WORK REQUIRED —
Each line with the word "Garcia" must appear in the answer, copied from the records.
★ ★ ★ ★ ★
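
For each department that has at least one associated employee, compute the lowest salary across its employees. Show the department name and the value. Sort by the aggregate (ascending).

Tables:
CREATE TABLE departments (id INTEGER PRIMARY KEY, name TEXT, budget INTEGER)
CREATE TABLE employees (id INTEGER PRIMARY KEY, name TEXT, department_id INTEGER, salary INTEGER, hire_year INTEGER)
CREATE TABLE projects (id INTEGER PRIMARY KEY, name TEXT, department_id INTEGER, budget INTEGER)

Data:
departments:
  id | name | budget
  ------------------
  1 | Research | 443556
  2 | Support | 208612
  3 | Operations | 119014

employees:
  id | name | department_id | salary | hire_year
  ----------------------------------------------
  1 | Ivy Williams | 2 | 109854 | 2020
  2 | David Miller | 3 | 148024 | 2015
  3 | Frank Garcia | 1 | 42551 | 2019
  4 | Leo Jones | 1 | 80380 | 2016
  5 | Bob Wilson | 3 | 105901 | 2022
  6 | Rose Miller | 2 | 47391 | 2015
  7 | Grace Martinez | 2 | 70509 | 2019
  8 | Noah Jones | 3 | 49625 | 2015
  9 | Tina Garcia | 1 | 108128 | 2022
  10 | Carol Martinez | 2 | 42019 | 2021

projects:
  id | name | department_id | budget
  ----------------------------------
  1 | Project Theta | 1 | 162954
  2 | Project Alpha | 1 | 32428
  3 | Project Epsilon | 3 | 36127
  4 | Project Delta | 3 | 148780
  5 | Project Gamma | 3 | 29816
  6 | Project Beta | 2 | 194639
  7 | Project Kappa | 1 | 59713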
★ ★ ★ ★ ★
COMPLETED TASK —
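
  3 | Frank Garcia | 1 | 42551 | 2019
  9 | Tina Garcia | 1 | 108128 | 2022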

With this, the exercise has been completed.